Exercise objective:
From the line with "For how many" to the last line of the data below, repeat every line exactly and add nothing.
╭──
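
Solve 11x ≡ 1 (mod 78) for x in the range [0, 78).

gcd(78, 11):
  78 = 7*11 + 1
  11 = 11*1
so gcd(78, 11) = 1.
Back-substitute for Bézout coefficients:
  1 = 78 - 7*11
  ... = 11*(-7) + 78*(1)
So 11*-7 ≡ 1 (mod 78), and -7 mod 78 = 71.

71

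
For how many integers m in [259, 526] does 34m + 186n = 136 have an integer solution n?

gcd(186, 34):
  186 = 5×34 + 16
  34 = 2×16 + 2
  16 = 8×2
so gcd(186, 34) = 2.
Back-substitute for Bézout coefficients:
  2 = 34 - 2×16
  ... = 34×(11) + 186×(-2)
Scale by 68: particular solution (748, -136); reduce m mod 93: (4, 0).
General solution: m = 4 + 93t, n = 0 - 17t for integer t.
259 ≤ 4 + 93t ≤ 526 gives t ∈ [3, 5], which is 3 values.

3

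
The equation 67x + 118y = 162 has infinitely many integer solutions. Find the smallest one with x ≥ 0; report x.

gcd(118, 67):
  118 = 1·67 + 51
  67 = 1·51 + 16
  51 = 3·16 + 3
  16 = 5·3 + 1
  3 = 3·1
so gcd(118, 67) = 1.
1 divides 162, so solutions exist.
Back-substitute for Bézout coefficients:
  1 = 16 - 5·3
  ... = 67·(37) + 118·(-21)
Scale by 162/1 = 162: (x₀, y₀) = (5994, -3402).
General solution: x = 5994 + 118t, y = -3402 - 67t for integer t.
x ≥ 0: smallest is 5994 mod 118 = 94 (at t = -50), with y = -52.

94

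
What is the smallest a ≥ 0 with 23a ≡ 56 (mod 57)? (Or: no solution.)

52

gcd(57, 23):
  57 = 2*23 + 11
  23 = 2*11 + 1
  11 = 11*1
so gcd(57, 23) = 1.
1 divides 56, so solutions exist.
Back-substitute for Bézout coefficients:
  1 = 23 - 2*11
  ... = 23*(5) + 57*(-2)
So 23*(5) ≡ 1 (mod 57); multiply by 56: a ≡ 280 (mod 57).
Smallest nonnegative: a = 280 mod 57 = 52.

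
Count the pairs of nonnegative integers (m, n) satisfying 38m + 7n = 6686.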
╰──
Response to this task:
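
For how many integers m in [259, 526] does 34m + 186n = 136 have an integer solution n?

gcd(186, 34):
  186 = 5×34 + 16
  34 = 2×16 + 2
  16 = 8×2
so gcd(186, 34) = 2.
Back-substitute for Bézout coefficients:
  2 = 34 - 2×16
  ... = 34×(11) + 186×(-2)
Scale by 68: particular solution (748, -136); reduce m mod 93: (4, 0).
General solution: m = 4 + 93t, n = 0 - 17t for integer t.
259 ≤ 4 + 93t ≤ 526 gives t ∈ [3, 5], which is 3 values.

3

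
The equation 67x + 118y = 162 has infinitely many integer solutions. Find the smallest one with x ≥ 0; report x.

gcd(118, 67):
  118 = 1·67 + 51
  67 = 1·51 + 16
  51 = 3·16 + 3
  16 = 5·3 + 1
  3 = 3·1
so gcd(118, 67) = 1.
1 divides 162, so solutions exist.
Back-substitute for Bézout coefficients:
  1 = 16 - 5·3
  ... = 67·(37) + 118·(-21)
Scale by 162/1 = 162: (x₀, y₀) = (5994, -3402).
General solution: x = 5994 + 118t, y = -3402 - 67t for integer t.
x ≥ 0: smallest is 5994 mod 118 = 94 (at t = -50), with y = -52.

94

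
What is the smallest a ≥ 0 with 23a ≡ 56 (mod 57)? (Or: no solution.)

52

gcd(57, 23):
  57 = 2*23 + 11
  23 = 2*11 + 1
  11 = 11*1
so gcd(57, 23) = 1.
1 divides 56, so solutions exist.
Back-substitute for Bézout coefficients:
  1 = 23 - 2*11
  ... = 23*(5) + 57*(-2)
So 23*(5) ≡ 1 (mod 57); multiply by 56: a ≡ 280 (mod 57).
Smallest nonnegative: a = 280 mod 57 = 52.

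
Count the pairs of nonnegative integers (m, n) satisfying 38m + 7n = 6686.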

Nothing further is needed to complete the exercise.